#### Task data:
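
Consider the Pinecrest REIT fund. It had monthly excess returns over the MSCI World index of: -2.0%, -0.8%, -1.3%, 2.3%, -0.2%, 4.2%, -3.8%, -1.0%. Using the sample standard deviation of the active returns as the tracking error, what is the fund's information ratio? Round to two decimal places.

μ = (-2 − 0.8 − 1.3 + 2.3 − 0.2 + 4.2 − 3.8 − 1) / 8 = -0.3250%
Sample std dev = √[43.8950 / 7] = 2.5041%
IR = μ / tracking error = -0.3250 / 2.5041 = -0.1298

-0.13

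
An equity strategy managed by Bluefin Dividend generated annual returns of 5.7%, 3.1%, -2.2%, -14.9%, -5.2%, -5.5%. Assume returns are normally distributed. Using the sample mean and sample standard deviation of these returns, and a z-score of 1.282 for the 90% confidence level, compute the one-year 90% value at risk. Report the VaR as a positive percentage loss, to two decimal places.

μ = (5.7 + 3.1 − 2.2 − 14.9 − 5.2 − 5.5) / 6 = -19.00 / 6 = -3.1667%
Σ(r − μ)² = 266.0733; sample σ = √(266.0733/5) = 7.2948%
VaR = −(μ − z·σ) = −(-3.1667 − 1.282 × 7.2948) = −(-12.5186) = 12.5186%

12.52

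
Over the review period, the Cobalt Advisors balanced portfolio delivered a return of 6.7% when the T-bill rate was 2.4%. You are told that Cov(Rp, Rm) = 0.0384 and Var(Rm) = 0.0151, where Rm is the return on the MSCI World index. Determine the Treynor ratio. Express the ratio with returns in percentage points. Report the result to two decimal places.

1.69

β = Cov / Var = 0.0384 / 0.0151 = 2.5430
Treynor = (Rp − Rf) / β = (6.7% − 2.4%) / 2.5430 = 4.30 / 2.5430 = 1.6909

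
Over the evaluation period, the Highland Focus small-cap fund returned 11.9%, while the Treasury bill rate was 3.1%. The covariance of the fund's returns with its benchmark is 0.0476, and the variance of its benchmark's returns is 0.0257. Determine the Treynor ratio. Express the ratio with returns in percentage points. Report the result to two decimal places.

4.75

β = Cov / Var = 0.0476 / 0.0257 = 1.8521
Treynor = (Rp − Rf) / β = (11.9% − 3.1%) / 1.8521 = 8.80 / 1.8521 = 4.7514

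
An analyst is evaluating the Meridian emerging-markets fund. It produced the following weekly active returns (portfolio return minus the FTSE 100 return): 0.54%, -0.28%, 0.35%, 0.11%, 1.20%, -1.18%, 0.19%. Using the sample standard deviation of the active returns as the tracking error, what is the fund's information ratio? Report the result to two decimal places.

0.18

r̄ = (0.54 − 0.28 + 0.35 + 0.11 + 1.2 − 1.18 + 0.19) / 7 = 0.930 / 7 = 0.1329%
Σ(r − r̄)² = 3.2495; sample σ = √(3.2495/6) = 0.7359%
IR = r̄ / tracking error = 0.1329 / 0.7359 = 0.1806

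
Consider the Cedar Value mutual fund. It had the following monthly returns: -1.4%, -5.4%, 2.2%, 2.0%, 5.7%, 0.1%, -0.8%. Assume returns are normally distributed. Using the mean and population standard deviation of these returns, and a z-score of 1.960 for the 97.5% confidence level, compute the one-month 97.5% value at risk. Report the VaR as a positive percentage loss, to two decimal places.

5.96

r̄ = (-1.4 − 5.4 + 2.2 + 2 + 5.7 + 0.1 − 0.8) / 7 = 0.3429%
Σ(r − r̄)² = 72.2771; population σ = √(72.2771/7) = 3.2133%
VaR = −(r̄ − z·σ) = −(0.3429 − 1.960 × 3.2133) = −(-5.9552) = 5.9552%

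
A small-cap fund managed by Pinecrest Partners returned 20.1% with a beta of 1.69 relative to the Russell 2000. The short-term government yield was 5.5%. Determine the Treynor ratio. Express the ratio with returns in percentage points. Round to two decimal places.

Treynor = (Rp − Rf) / β = (20.1% − 5.5%) / 1.69 = 14.60 / 1.69 = 8.6391

8.64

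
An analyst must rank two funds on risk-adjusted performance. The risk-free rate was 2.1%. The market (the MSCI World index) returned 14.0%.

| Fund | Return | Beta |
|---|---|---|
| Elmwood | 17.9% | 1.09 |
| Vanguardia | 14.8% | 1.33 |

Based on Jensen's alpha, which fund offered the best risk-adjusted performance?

Elmwood: α = 17.9% − [2.1% + 1.09 × (14.0% − 2.1%)] = 2.829
Vanguardia: α = 14.8% − [2.1% + 1.33 × (14.0% − 2.1%)] = -3.127
Highest: Elmwood (2.829).

Elmwood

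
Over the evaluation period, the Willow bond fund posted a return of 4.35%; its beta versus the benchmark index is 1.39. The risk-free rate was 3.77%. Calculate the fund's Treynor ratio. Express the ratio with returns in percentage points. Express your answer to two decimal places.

0.42

Treynor = (Rp − Rf) / β = (4.35% − 3.77%) / 1.39 = 0.58 / 1.39 = 0.4173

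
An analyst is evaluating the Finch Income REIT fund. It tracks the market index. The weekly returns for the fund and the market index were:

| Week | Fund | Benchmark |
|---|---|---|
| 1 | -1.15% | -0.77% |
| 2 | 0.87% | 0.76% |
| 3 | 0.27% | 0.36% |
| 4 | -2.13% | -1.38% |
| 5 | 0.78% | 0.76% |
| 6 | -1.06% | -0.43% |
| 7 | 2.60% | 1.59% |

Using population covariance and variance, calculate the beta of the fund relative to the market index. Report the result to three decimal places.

r̄p = 0.0257%,  r̄m = 0.1271%
Cov = Σ(rp − r̄p)(rm − r̄m) / 7 = 1.3919
Var(rm) = Σ(rm − r̄m)² / 7 = 0.9117
β = Cov / Var = 1.3919 / 0.9117 = 1.5267

1.527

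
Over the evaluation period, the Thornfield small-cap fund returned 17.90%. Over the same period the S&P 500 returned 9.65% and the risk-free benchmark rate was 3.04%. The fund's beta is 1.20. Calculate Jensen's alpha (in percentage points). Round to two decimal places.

6.93

CAPM expected return = Rf + β(Rm − Rf) = 3.04% + 1.20 × (9.65% − 3.04%) = 3.04 + 1.20 × 6.61 = 10.9720%
Jensen's α = Rp − E[R] = 17.90% − 10.9720% = 6.9280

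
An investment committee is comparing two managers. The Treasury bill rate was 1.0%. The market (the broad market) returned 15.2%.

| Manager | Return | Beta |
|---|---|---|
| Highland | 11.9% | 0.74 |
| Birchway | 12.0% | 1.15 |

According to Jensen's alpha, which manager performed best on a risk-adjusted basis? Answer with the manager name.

Highland: α = 11.9% − [1.0% + 0.74 × (15.2% − 1.0%)] = 0.392
Birchway: α = 12.0% − [1.0% + 1.15 × (15.2% − 1.0%)] = -5.330
Highest: Highland (0.392).

Highland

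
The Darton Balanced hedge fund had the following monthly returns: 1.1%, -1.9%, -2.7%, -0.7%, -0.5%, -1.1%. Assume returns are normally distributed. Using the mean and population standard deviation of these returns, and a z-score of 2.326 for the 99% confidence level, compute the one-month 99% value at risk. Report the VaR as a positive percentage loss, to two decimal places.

Mean return μ = -5.80 / 6 = -0.9667%
Population σ = √[Σ(r − μ)² / 6] = √[8.4533 / 6] = √1.4089 = 1.1870%
VaR = −(μ − z·σ) = −(-0.9667 − 2.326 × 1.1870) = −(-3.7277) = 3.7277%

3.73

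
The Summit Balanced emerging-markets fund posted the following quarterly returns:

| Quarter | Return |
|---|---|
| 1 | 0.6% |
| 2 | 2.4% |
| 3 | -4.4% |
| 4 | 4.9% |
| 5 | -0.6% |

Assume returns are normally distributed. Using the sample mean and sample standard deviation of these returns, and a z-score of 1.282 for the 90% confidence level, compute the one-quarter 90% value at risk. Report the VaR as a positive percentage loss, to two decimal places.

3.87

Mean return r̄ = 2.90 / 5 = 0.5800%
Sample std dev = √[48.1680 / 4] = 3.4702%
VaR = −(r̄ − z·σ) = −(0.5800 − 1.282 × 3.4702) = −(-3.8688) = 3.8688%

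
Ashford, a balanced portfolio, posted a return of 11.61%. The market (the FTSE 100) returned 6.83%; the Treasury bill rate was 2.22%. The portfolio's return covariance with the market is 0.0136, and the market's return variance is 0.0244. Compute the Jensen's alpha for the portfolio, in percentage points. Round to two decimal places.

β = Cov / Var = 0.0136 / 0.0244 = 0.5574
E[R] = Rf + β(Rm − Rf) = 2.22% + 0.5574 × (6.83% − 2.22%) = 4.7896%
α = Rp − E[R] = 11.61% − 4.7896% = 6.8204

6.82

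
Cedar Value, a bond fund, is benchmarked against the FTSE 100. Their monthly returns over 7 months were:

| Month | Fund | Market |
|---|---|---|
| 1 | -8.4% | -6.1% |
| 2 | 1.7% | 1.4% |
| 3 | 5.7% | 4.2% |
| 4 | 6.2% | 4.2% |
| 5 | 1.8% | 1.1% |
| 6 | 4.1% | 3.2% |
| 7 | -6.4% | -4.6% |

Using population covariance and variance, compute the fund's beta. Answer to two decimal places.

1.38

r̄p = 0.6714%,  r̄m = 0.4857%
Cov = Σ(rp − r̄p)(rm − r̄m) / 7 = 20.8367
Var(rm) = Σ(rm − r̄m)² / 7 = 15.0584
β = Cov / Var = 20.8367 / 15.0584 = 1.3837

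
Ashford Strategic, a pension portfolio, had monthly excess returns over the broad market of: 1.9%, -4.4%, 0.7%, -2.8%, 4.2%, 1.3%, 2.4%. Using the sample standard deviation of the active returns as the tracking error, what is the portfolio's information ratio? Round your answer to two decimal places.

0.16

r̄ = (1.9 − 4.4 + 0.7 − 2.8 + 4.2 + 1.3 + 2.4) / 7 = 3.30 / 7 = 0.4714%
Sample std dev = √[54.8343 / 6] = 3.0231%
IR = r̄ / tracking error = 0.4714 / 3.0231 = 0.1559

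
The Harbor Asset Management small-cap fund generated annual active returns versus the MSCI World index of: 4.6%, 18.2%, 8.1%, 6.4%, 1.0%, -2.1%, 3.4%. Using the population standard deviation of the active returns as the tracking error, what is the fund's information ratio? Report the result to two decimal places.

0.94

Mean return μ = 39.60 / 7 = 5.6571%
Σ(r − μ)² = (4.6 − 5.6571)² + (18.2 − 5.6571)² + … = 251.9171
population σ = √(251.9171 / 7) = √35.9882 = 5.9990%
IR = μ / tracking error = 5.6571 / 5.9990 = 0.9430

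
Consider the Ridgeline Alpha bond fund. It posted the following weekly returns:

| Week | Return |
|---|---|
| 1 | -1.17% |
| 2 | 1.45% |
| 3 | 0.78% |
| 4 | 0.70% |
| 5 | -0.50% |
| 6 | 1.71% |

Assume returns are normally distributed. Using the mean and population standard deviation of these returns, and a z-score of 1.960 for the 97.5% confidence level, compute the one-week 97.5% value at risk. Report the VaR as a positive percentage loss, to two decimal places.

r̄ = (-1.17 + 1.45 + 0.78 + 0.7 − 0.5 + 1.71) / 6 = 2.970 / 6 = 0.4950%
Population σ = √[Σ(r − r̄)² / 6] = √[6.2738 / 6] = √1.0456 = 1.0225%
VaR = −(r̄ − z·σ) = −(0.4950 − 1.960 × 1.0225) = −(-1.5091) = 1.5091%

1.51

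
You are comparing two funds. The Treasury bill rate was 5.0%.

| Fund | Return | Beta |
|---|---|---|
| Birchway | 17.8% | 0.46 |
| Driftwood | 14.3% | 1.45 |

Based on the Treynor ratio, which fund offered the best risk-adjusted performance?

Birchway: Treynor = (17.8% − 5.0%) / 0.46 = 27.826
Driftwood: Treynor = (14.3% − 5.0%) / 1.45 = 6.414
Highest: Birchway (27.826).

Birchway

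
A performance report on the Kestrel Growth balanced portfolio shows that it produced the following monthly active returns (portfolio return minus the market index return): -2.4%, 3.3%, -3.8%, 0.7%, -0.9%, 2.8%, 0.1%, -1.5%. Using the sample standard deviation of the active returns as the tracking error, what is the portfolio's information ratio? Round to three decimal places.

-0.087

Mean return r̄ = -1.70 / 8 = -0.2125%
Σ(r − r̄)² = 42.1288; sample σ = √(42.1288/7) = 2.4532%
IR = r̄ / tracking error = -0.2125 / 2.4532 = -0.0866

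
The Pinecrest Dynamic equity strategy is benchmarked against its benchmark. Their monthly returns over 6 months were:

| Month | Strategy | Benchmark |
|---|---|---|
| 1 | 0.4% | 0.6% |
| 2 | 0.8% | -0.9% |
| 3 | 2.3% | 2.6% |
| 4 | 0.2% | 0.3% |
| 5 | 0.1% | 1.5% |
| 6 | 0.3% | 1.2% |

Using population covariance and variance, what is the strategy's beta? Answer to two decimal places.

r̄p = 0.6833%,  r̄m = 0.8833%
Cov = Σ(rp − r̄p)(rm − r̄m) / 6 = 0.4081
Var(rm) = Σ(rm − r̄m)² / 6 = 1.1714
β = Cov / Var = 0.4081 / 1.1714 = 0.3484

0.35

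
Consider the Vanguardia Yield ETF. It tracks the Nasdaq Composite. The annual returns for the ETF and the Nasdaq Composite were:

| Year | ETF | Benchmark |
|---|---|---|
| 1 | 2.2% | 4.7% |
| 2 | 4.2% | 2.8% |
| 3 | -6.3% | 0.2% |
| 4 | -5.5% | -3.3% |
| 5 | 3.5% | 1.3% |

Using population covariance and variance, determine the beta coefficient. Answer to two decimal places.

1.27

r̄p = -0.3800%,  r̄m = 1.1400%
Cov = Σ(rp − r̄p)(rm − r̄m) / 5 = 9.1412
Var(rm) = Σ(rm − r̄m)² / 5 = 7.2104
β = Cov / Var = 9.1412 / 7.2104 = 1.2678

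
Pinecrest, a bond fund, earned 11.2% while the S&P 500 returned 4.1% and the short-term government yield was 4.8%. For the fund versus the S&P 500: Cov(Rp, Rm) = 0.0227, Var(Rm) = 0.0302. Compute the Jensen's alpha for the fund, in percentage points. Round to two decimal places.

6.93

β = Cov / Var = 0.0227 / 0.0302 = 0.7517
E[R] = Rf + β(Rm − Rf) = 4.8% + 0.7517 × (4.1% − 4.8%) = 4.2738%
α = Rp − E[R] = 11.2% − 4.2738% = 6.9262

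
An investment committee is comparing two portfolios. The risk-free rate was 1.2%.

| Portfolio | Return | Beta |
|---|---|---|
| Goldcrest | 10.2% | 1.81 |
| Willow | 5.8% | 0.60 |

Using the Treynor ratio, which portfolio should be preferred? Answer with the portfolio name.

Goldcrest: Treynor = (10.2% − 1.2%) / 1.81 = 4.972
Willow: Treynor = (5.8% − 1.2%) / 0.60 = 7.667
Highest: Willow (7.667).

Willow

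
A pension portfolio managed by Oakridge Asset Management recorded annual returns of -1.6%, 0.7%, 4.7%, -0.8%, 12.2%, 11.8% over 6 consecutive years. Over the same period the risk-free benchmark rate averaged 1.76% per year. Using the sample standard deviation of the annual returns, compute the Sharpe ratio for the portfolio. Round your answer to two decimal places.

0.44

μ = (-1.6 + 0.7 + 4.7 − 0.8 + 12.2 + 11.8) / 6 = 4.5000%
Σ(r − μ)² = (-1.6 − 4.5000)² + (0.7 − 4.5000)² + (4.7 − 4.5000)² + … = 192.3600
σ = √[192.3600 / 5] = 6.2026%
Sharpe = (μ − rf) / σ = (4.5000 − 1.76) / 6.2026 = 2.7400 / 6.2026 = 0.4418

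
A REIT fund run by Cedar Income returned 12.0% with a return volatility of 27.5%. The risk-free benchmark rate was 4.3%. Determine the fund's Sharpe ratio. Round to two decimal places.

0.28

Sharpe = (Rp − Rf) / σp = (12.0% − 4.3%) / 27.5% = 7.70% / 27.5% = 0.2800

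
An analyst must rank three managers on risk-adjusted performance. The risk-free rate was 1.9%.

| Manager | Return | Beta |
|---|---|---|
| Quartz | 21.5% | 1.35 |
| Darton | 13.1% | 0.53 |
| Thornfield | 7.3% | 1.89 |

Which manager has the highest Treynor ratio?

Darton

Quartz: Treynor = (21.5% − 1.9%) / 1.35 = 14.519
Darton: Treynor = (13.1% − 1.9%) / 0.53 = 21.132
Thornfield: Treynor = (7.3% − 1.9%) / 1.89 = 2.857
Highest: Darton (21.132).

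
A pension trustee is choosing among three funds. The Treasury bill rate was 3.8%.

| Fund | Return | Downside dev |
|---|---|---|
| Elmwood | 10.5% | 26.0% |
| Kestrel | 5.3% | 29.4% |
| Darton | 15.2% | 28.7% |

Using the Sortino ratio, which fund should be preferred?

Darton

Elmwood: Sortino ratio = (10.5% − 3.8%) / 26.0% = 0.258
Kestrel: Sortino ratio = (5.3% − 3.8%) / 29.4% = 0.051
Darton: Sortino ratio = (15.2% − 3.8%) / 28.7% = 0.397
Highest: Darton (0.397).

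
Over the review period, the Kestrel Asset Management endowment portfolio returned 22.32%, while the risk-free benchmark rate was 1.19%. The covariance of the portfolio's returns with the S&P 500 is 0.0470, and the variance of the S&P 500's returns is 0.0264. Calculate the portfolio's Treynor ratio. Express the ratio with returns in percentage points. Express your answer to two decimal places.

11.87

β = Cov / Var = 0.0470 / 0.0264 = 1.7803
Treynor = (Rp − Rf) / β = (22.32% − 1.19%) / 1.7803 = 21.13 / 1.7803 = 11.8688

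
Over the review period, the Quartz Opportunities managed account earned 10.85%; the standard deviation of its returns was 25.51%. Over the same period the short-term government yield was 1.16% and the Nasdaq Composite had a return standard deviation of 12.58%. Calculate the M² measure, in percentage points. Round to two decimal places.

Sharpe = (Rp − Rf) / σp = (10.85% − 1.16%) / 25.51% = 0.3799
M² = Rf + Sharpe × σm = 1.16% + 0.3799 × 12.58% = 5.9391%

5.94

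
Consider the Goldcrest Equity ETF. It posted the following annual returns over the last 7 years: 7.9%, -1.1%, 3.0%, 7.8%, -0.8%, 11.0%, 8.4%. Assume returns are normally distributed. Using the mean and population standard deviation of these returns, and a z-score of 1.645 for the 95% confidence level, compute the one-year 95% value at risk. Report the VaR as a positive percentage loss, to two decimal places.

2.14

Mean return r̄ = 36.20 / 7 = 5.1714%
Σ(r − r̄)² = (7.9 − 5.1714)² + (-1.1 − 5.1714)² + (3 − 5.1714)² + … = 138.4543
population σ = √(138.4543 / 7) = √19.7792 = 4.4474%
VaR = −(r̄ − z·σ) = −(5.1714 − 1.645 × 4.4474) = −(-2.1446) = 2.1446%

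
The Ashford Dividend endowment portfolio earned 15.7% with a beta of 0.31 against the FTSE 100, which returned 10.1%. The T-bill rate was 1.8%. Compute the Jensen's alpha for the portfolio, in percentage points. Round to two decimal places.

CAPM expected return = Rf + β(Rm − Rf) = 1.8% + 0.31 × (10.1% − 1.8%) = 1.8 + 0.31 × 8.30 = 4.3730%
Jensen's α = Rp − E[R] = 15.7% − 4.3730% = 11.3270

11.33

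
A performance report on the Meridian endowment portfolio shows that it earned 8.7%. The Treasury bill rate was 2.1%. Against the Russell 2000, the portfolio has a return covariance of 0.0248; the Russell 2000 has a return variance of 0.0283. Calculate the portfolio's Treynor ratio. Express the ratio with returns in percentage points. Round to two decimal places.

7.53

β = Cov / Var = 0.0248 / 0.0283 = 0.8763
Treynor = (Rp − Rf) / β = (8.7% − 2.1%) / 0.8763 = 6.60 / 0.8763 = 7.5317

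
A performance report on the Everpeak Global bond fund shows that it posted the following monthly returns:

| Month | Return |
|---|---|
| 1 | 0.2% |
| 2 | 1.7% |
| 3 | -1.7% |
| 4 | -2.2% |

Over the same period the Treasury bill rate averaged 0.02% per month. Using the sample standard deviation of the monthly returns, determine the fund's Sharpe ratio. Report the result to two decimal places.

-0.29

Mean return r̄ = -2.00 / 4 = -0.5000%
Sample σ = √[Σ(r − r̄)² / 3] = √[9.6600 / 3] = √3.2200 = 1.7944%
Sharpe = (r̄ − rf) / σ = (-0.5000 − 0.02) / 1.7944 = -0.5200 / 1.7944 = -0.2898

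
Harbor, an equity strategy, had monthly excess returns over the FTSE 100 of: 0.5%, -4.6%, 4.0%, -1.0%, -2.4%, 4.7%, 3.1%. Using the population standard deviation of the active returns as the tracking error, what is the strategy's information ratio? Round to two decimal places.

0.19

Mean return r̄ = 4.30 / 7 = 0.6143%
Σ(r − r̄)² = (0.5 − 0.6143)² + (-4.6 − 0.6143)² + … = 73.2286
σ = √[73.2286 / 7] = 3.2344%
IR = r̄ / tracking error = 0.6143 / 3.2344 = 0.1899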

#### Assignment:
Copy out every line from the records that has the word "Their".

#### Written response:
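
Cedar Value, a bond fund, is benchmarked against the FTSE 100. Their monthly returns over 7 months were:
The Pinecrest Dynamic equity strategy is benchmarked against its benchmark. Their monthly returns over 6 months were: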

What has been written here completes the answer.